** Opening Records provided block **

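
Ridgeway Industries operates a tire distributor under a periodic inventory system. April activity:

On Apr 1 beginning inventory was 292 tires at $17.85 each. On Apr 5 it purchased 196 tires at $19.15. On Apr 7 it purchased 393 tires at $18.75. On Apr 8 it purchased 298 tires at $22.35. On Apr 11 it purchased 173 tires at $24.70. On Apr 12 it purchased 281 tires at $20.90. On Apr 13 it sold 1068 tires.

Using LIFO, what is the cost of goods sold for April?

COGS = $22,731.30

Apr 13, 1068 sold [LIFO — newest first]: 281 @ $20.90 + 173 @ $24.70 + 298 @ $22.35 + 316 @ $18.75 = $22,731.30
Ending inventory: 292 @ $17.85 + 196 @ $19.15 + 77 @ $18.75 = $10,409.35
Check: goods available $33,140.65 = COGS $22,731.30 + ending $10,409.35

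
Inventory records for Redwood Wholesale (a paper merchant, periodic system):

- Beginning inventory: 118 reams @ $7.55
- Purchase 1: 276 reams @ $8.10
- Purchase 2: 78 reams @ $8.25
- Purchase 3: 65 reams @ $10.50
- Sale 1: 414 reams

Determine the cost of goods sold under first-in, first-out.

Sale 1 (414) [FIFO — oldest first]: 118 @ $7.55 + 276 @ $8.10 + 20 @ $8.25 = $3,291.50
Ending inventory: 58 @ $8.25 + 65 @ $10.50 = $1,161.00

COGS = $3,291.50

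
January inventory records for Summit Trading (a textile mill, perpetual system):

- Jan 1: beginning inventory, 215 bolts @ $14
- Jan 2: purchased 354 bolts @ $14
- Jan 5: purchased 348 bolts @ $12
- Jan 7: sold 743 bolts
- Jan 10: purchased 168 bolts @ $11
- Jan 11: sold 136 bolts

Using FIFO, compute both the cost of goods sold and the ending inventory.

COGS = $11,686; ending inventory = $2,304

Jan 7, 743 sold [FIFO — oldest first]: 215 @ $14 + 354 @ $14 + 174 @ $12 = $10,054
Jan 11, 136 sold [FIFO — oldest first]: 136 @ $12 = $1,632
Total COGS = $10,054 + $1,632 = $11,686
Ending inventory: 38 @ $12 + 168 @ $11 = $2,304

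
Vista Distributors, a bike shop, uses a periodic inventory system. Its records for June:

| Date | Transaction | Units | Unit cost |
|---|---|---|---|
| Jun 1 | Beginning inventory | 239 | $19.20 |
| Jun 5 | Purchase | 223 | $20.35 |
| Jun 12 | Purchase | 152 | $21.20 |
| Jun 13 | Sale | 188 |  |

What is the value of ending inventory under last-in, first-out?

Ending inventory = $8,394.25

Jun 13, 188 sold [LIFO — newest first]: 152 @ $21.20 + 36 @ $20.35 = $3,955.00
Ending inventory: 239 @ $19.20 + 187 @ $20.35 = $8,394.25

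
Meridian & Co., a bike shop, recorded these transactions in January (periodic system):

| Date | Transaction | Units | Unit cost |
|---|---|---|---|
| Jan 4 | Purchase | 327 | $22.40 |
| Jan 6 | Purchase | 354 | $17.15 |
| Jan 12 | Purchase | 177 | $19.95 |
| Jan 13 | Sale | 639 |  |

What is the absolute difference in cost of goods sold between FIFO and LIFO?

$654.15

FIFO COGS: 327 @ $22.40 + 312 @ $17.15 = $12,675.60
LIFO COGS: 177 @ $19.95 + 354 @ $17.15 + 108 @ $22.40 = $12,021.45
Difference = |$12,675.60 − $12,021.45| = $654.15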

** Closing Records provided block **

_Instructions to follow:_ Restate all of the material, keeping every word intact.

_Task result:_
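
Ridgeway Industries operates a tire distributor under a periodic inventory system. April activity:

On Apr 1 beginning inventory was 292 tires at $17.85 each. On Apr 5 it purchased 196 tires at $19.15. On Apr 7 it purchased 393 tires at $18.75. On Apr 8 it purchased 298 tires at $22.35. On Apr 11 it purchased 173 tires at $24.70. On Apr 12 it purchased 281 tires at $20.90. On Apr 13 it sold 1068 tires.

Using LIFO, what is the cost of goods sold for April?

COGS = $22,731.30

Apr 13, 1068 sold [LIFO — newest first]: 281 @ $20.90 + 173 @ $24.70 + 298 @ $22.35 + 316 @ $18.75 = $22,731.30
Ending inventory: 292 @ $17.85 + 196 @ $19.15 + 77 @ $18.75 = $10,409.35
Check: goods available $33,140.65 = COGS $22,731.30 + ending $10,409.35

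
Inventory records for Redwood Wholesale (a paper merchant, periodic system):

- Beginning inventory: 118 reams @ $7.55
- Purchase 1: 276 reams @ $8.10
- Purchase 2: 78 reams @ $8.25
- Purchase 3: 65 reams @ $10.50
- Sale 1: 414 reams

Determine the cost of goods sold under first-in, first-out.

Sale 1 (414) [FIFO — oldest first]: 118 @ $7.55 + 276 @ $8.10 + 20 @ $8.25 = $3,291.50
Ending inventory: 58 @ $8.25 + 65 @ $10.50 = $1,161.00

COGS = $3,291.50

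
January inventory records for Summit Trading (a textile mill, perpetual system):

- Jan 1: beginning inventory, 215 bolts @ $14
- Jan 2: purchased 354 bolts @ $14
- Jan 5: purchased 348 bolts @ $12
- Jan 7: sold 743 bolts
- Jan 10: purchased 168 bolts @ $11
- Jan 11: sold 136 bolts

Using FIFO, compute both the cost of goods sold and the ending inventory.

COGS = $11,686; ending inventory = $2,304

Jan 7, 743 sold [FIFO — oldest first]: 215 @ $14 + 354 @ $14 + 174 @ $12 = $10,054
Jan 11, 136 sold [FIFO — oldest first]: 136 @ $12 = $1,632
Total COGS = $10,054 + $1,632 = $11,686
Ending inventory: 38 @ $12 + 168 @ $11 = $2,304

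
Vista Distributors, a bike shop, uses a periodic inventory system. Its records for June:

| Date | Transaction | Units | Unit cost |
|---|---|---|---|
| Jun 1 | Beginning inventory | 239 | $19.20 |
| Jun 5 | Purchase | 223 | $20.35 |
| Jun 12 | Purchase | 152 | $21.20 |
| Jun 13 | Sale | 188 |  |

What is the value of ending inventory under last-in, first-out?

Ending inventory = $8,394.25

Jun 13, 188 sold [LIFO — newest first]: 152 @ $21.20 + 36 @ $20.35 = $3,955.00
Ending inventory: 239 @ $19.20 + 187 @ $20.35 = $8,394.25

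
Meridian & Co., a bike shop, recorded these transactions in January (periodic system):

| Date | Transaction | Units | Unit cost |
|---|---|---|---|
| Jan 4 | Purchase | 327 | $22.40 |
| Jan 6 | Purchase | 354 | $17.15 |
| Jan 12 | Purchase | 177 | $19.95 |
| Jan 13 | Sale | 639 |  |

What is the absolute difference in cost of goods sold between FIFO and LIFO?

$654.15

FIFO COGS: 327 @ $22.40 + 312 @ $17.15 = $12,675.60
LIFO COGS: 177 @ $19.95 + 354 @ $17.15 + 108 @ $22.40 = $12,021.45
Difference = |$12,675.60 − $12,021.45| = $654.15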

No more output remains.